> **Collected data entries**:
=== Section Start ===
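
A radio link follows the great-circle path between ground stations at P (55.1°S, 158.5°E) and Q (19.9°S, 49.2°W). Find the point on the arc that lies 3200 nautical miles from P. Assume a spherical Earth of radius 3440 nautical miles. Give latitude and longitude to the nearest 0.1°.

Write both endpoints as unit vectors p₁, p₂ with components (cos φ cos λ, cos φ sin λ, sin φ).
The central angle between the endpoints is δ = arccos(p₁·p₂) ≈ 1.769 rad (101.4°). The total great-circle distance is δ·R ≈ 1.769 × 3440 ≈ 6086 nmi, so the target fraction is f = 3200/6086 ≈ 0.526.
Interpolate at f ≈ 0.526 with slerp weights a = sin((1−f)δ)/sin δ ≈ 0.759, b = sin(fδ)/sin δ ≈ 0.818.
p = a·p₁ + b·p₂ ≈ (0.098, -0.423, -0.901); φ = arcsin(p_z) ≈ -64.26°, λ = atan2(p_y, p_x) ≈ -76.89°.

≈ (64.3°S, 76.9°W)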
=== Section End ===
> **Task description**: Return the data in full, exactly as it appears above.

> **Reply**:
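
A radio link follows the great-circle path between ground stations at P (55.1°S, 158.5°E) and Q (19.9°S, 49.2°W). Find the point on the arc that lies 3200 nautical miles from P. Assume a spherical Earth of radius 3440 nautical miles. Give latitude and longitude to the nearest 0.1°.

Write both endpoints as unit vectors p₁, p₂ with components (cos φ cos λ, cos φ sin λ, sin φ).
The central angle between the endpoints is δ = arccos(p₁·p₂) ≈ 1.769 rad (101.4°). The total great-circle distance is δ·R ≈ 1.769 × 3440 ≈ 6086 nmi, so the target fraction is f = 3200/6086 ≈ 0.526.
Interpolate at f ≈ 0.526 with slerp weights a = sin((1−f)δ)/sin δ ≈ 0.759, b = sin(fδ)/sin δ ≈ 0.818.
p = a·p₁ + b·p₂ ≈ (0.098, -0.423, -0.901); φ = arcsin(p_z) ≈ -64.26°, λ = atan2(p_y, p_x) ≈ -76.89°.

≈ (64.3°S, 76.9°W)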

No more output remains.